» **Exercise prompt**
Every line that contains the word "Iteratively" is to be copied from the listing.
+ + + +
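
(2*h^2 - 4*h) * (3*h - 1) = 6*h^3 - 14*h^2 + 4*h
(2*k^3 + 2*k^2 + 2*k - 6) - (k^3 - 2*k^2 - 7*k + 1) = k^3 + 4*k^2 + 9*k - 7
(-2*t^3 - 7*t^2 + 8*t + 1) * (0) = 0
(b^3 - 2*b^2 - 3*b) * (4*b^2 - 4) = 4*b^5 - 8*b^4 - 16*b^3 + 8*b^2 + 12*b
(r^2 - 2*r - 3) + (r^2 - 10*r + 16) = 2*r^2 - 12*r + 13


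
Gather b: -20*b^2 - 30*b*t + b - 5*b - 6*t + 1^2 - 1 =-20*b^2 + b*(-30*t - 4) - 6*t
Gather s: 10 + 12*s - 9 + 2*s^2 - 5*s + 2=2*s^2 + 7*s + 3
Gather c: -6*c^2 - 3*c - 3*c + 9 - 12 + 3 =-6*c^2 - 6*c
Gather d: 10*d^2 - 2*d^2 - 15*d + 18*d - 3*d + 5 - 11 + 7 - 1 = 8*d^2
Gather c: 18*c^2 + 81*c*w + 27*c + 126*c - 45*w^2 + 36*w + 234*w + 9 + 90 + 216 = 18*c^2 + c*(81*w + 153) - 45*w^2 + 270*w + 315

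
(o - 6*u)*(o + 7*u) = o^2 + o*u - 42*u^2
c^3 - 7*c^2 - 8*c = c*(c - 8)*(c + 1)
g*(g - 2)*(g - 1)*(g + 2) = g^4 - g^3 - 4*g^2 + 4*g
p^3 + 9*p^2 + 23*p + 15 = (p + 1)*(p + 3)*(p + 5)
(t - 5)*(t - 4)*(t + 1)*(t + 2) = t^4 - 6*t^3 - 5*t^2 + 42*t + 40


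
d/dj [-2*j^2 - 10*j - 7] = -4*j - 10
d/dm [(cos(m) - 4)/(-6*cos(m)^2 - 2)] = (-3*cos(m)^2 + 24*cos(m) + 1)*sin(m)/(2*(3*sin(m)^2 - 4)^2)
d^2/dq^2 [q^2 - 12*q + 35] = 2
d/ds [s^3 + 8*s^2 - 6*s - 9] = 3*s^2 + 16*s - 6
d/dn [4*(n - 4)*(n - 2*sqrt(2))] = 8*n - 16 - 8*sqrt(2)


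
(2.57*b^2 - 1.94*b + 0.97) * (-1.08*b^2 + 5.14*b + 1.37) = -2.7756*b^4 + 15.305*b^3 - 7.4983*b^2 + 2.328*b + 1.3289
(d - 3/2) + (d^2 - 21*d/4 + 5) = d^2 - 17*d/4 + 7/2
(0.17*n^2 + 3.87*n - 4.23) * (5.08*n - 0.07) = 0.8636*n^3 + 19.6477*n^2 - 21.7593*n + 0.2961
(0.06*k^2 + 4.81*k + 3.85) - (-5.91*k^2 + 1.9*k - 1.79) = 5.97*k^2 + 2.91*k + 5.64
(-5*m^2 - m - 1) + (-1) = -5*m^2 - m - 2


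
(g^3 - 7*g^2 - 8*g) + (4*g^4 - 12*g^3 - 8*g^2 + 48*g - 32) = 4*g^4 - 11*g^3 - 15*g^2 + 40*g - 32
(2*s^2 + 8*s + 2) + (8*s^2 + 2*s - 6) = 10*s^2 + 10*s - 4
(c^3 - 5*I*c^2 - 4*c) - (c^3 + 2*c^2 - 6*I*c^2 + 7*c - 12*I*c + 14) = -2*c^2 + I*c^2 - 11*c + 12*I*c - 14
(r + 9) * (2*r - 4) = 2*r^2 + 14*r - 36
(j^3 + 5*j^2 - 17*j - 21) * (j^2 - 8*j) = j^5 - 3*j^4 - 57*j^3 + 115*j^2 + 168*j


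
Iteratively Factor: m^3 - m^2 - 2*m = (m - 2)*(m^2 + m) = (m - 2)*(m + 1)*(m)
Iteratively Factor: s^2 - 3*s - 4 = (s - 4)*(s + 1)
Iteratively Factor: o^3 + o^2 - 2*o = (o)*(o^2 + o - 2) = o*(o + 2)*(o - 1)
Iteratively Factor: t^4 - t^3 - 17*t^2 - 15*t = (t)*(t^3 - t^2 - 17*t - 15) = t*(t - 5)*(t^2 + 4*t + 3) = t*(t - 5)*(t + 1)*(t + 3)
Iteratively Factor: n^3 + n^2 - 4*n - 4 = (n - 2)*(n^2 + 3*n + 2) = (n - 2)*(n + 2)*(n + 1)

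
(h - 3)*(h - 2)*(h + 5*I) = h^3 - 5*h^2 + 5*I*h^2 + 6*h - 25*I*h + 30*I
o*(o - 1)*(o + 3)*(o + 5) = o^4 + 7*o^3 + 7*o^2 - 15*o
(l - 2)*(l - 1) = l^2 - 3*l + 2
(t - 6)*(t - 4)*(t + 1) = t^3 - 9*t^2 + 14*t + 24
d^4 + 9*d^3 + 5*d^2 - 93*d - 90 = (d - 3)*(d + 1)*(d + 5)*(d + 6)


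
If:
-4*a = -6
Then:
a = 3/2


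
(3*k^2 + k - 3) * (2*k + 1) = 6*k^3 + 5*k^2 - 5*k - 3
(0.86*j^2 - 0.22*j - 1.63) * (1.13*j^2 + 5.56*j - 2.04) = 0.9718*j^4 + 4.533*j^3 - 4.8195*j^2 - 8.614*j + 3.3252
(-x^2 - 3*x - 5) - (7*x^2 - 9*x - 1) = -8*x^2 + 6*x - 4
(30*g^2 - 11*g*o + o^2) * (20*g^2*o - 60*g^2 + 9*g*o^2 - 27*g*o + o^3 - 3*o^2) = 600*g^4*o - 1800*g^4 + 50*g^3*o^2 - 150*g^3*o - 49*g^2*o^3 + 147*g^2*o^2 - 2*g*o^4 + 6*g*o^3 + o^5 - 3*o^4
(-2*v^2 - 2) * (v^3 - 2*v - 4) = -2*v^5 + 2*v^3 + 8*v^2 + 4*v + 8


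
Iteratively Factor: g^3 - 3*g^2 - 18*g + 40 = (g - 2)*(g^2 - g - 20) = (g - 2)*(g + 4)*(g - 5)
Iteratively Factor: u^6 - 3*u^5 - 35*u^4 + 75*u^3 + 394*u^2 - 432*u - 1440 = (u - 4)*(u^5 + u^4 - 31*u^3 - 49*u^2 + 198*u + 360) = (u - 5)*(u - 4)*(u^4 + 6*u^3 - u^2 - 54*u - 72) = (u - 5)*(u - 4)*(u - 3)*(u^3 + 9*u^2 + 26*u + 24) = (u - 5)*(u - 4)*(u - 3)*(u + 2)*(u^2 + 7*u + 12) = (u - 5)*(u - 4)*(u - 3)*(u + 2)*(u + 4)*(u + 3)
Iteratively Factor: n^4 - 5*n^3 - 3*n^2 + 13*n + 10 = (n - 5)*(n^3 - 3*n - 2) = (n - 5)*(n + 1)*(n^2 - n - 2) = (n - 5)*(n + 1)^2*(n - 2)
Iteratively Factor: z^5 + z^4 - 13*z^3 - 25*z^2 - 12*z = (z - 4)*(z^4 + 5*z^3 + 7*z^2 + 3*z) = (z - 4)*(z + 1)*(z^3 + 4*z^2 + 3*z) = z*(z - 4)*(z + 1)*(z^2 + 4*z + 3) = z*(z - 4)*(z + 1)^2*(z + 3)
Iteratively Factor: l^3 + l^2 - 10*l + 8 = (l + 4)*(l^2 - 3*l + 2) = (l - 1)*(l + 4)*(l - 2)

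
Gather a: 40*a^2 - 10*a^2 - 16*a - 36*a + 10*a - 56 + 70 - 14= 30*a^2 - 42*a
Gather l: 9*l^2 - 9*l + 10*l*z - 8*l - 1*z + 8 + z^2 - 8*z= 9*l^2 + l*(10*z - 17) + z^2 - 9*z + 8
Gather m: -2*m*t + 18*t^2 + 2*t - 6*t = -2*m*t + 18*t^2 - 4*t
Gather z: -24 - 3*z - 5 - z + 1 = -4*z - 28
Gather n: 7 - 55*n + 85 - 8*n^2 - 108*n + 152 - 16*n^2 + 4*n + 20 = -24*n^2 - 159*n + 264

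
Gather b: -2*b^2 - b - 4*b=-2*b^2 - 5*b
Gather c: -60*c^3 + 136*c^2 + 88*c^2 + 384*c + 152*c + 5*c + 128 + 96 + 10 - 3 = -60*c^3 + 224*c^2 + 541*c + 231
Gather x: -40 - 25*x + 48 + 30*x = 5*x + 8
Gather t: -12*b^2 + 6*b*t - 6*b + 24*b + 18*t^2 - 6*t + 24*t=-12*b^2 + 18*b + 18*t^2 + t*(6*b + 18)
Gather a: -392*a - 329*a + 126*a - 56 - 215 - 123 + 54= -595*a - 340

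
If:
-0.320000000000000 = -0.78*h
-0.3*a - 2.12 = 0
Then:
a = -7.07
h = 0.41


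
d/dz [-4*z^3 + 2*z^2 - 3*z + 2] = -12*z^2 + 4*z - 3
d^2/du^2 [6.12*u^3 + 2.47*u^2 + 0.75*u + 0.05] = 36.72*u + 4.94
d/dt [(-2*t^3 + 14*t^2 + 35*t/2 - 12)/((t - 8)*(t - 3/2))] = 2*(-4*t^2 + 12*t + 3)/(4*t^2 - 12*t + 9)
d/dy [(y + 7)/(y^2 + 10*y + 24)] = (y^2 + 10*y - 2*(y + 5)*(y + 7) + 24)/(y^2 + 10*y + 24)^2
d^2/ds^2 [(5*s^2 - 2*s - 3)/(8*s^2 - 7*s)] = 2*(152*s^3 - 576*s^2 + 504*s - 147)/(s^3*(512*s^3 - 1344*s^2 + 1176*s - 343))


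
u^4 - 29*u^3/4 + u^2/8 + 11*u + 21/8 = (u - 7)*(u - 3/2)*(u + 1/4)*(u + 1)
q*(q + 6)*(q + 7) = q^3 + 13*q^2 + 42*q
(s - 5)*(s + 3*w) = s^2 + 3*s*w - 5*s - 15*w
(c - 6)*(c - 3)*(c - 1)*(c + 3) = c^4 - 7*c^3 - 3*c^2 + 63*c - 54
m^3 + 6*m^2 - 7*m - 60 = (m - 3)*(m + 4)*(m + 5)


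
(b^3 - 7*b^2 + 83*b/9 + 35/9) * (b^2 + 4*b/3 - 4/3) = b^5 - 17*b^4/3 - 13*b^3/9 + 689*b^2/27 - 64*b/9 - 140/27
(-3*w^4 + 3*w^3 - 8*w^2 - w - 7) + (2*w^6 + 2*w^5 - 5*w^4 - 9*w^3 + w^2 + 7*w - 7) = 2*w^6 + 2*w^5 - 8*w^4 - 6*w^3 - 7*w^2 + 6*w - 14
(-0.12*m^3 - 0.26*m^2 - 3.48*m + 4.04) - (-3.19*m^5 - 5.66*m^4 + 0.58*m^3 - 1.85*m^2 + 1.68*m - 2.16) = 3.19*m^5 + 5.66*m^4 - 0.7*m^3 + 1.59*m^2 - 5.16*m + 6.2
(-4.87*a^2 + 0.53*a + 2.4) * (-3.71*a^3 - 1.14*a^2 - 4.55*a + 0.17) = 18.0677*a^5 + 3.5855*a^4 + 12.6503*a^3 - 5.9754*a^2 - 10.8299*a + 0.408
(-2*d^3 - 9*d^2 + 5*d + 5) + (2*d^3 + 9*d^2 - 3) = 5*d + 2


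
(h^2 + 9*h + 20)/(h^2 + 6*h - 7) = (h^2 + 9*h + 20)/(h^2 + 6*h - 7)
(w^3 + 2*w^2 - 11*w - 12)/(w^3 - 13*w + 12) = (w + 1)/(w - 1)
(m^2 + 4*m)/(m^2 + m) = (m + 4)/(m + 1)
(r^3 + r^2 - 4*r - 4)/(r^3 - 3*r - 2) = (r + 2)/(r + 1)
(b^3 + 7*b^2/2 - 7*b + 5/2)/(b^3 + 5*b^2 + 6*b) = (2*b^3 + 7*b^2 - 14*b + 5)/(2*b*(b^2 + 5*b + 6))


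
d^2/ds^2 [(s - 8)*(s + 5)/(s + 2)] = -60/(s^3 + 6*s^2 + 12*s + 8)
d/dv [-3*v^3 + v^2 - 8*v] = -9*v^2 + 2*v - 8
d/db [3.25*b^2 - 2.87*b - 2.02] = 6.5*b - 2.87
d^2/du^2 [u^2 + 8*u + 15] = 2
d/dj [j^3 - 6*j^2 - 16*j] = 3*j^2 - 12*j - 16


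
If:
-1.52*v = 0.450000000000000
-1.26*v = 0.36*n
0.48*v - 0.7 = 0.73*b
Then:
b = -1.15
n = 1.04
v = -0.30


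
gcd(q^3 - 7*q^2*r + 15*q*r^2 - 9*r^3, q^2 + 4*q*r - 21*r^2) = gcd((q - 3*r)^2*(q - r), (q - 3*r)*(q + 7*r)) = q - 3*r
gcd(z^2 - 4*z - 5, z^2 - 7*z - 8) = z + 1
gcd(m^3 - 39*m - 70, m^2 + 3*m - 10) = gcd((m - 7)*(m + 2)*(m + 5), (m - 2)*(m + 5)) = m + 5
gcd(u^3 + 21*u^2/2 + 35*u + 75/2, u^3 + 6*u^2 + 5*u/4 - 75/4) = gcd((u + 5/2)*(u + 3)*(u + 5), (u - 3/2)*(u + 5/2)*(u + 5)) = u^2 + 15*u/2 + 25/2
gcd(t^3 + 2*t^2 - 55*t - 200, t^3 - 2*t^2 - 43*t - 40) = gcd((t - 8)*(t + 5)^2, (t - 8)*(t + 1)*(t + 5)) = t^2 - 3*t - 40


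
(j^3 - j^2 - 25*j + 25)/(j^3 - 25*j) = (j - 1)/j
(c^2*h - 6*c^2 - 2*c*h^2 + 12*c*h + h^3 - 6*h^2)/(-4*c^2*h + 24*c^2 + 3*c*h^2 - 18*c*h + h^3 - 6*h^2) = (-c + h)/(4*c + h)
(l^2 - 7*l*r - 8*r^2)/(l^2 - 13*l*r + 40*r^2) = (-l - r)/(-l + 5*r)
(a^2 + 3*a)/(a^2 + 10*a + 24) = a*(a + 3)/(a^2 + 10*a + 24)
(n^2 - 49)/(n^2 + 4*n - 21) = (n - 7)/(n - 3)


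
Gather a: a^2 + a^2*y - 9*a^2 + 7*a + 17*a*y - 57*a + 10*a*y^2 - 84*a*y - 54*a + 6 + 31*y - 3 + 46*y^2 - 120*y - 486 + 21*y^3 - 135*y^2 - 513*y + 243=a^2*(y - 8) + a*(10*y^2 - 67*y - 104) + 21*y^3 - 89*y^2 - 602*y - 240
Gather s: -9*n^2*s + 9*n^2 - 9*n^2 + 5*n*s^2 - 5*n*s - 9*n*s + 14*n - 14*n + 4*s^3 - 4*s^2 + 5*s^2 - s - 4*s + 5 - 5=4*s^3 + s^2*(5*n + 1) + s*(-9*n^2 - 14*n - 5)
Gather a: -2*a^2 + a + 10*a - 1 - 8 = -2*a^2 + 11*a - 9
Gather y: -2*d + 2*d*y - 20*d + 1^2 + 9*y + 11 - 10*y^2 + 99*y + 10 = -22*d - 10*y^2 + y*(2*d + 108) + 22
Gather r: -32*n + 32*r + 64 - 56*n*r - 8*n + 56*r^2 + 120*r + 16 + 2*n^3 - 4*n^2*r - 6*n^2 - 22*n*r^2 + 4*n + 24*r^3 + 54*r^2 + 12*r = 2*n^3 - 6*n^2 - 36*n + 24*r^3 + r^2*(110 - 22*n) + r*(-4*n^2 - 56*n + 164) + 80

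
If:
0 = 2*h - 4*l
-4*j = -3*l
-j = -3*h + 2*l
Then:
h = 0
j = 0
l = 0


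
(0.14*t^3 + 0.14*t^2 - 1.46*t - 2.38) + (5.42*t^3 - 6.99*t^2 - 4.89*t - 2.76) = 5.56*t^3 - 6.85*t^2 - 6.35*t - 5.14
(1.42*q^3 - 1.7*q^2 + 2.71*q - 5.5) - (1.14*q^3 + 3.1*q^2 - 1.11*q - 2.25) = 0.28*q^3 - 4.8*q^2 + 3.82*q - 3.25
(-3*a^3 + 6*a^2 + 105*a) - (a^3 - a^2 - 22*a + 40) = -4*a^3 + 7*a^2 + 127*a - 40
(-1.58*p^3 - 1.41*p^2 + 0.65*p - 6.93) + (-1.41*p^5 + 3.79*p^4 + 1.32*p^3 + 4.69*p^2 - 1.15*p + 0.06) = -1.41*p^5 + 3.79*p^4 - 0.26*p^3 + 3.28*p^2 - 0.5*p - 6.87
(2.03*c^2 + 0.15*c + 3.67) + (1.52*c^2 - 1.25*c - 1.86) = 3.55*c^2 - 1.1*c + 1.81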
+ + + +
» **Result below**
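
Iteratively Factor: m^3 - m^2 - 2*m = (m - 2)*(m^2 + m) = (m - 2)*(m + 1)*(m)
Iteratively Factor: s^2 - 3*s - 4 = (s - 4)*(s + 1)
Iteratively Factor: o^3 + o^2 - 2*o = (o)*(o^2 + o - 2) = o*(o + 2)*(o - 1)
Iteratively Factor: t^4 - t^3 - 17*t^2 - 15*t = (t)*(t^3 - t^2 - 17*t - 15) = t*(t - 5)*(t^2 + 4*t + 3) = t*(t - 5)*(t + 1)*(t + 3)
Iteratively Factor: n^3 + n^2 - 4*n - 4 = (n - 2)*(n^2 + 3*n + 2) = (n - 2)*(n + 2)*(n + 1)
Iteratively Factor: g^3 - 3*g^2 - 18*g + 40 = (g - 2)*(g^2 - g - 20) = (g - 2)*(g + 4)*(g - 5)
Iteratively Factor: u^6 - 3*u^5 - 35*u^4 + 75*u^3 + 394*u^2 - 432*u - 1440 = (u - 4)*(u^5 + u^4 - 31*u^3 - 49*u^2 + 198*u + 360) = (u - 5)*(u - 4)*(u^4 + 6*u^3 - u^2 - 54*u - 72) = (u - 5)*(u - 4)*(u - 3)*(u^3 + 9*u^2 + 26*u + 24) = (u - 5)*(u - 4)*(u - 3)*(u + 2)*(u^2 + 7*u + 12) = (u - 5)*(u - 4)*(u - 3)*(u + 2)*(u + 4)*(u + 3)
Iteratively Factor: n^4 - 5*n^3 - 3*n^2 + 13*n + 10 = (n - 5)*(n^3 - 3*n - 2) = (n - 5)*(n + 1)*(n^2 - n - 2) = (n - 5)*(n + 1)^2*(n - 2)
Iteratively Factor: z^5 + z^4 - 13*z^3 - 25*z^2 - 12*z = (z - 4)*(z^4 + 5*z^3 + 7*z^2 + 3*z) = (z - 4)*(z + 1)*(z^3 + 4*z^2 + 3*z) = z*(z - 4)*(z + 1)*(z^2 + 4*z + 3) = z*(z - 4)*(z + 1)^2*(z + 3)
Iteratively Factor: l^3 + l^2 - 10*l + 8 = (l + 4)*(l^2 - 3*l + 2) = (l - 1)*(l + 4)*(l - 2)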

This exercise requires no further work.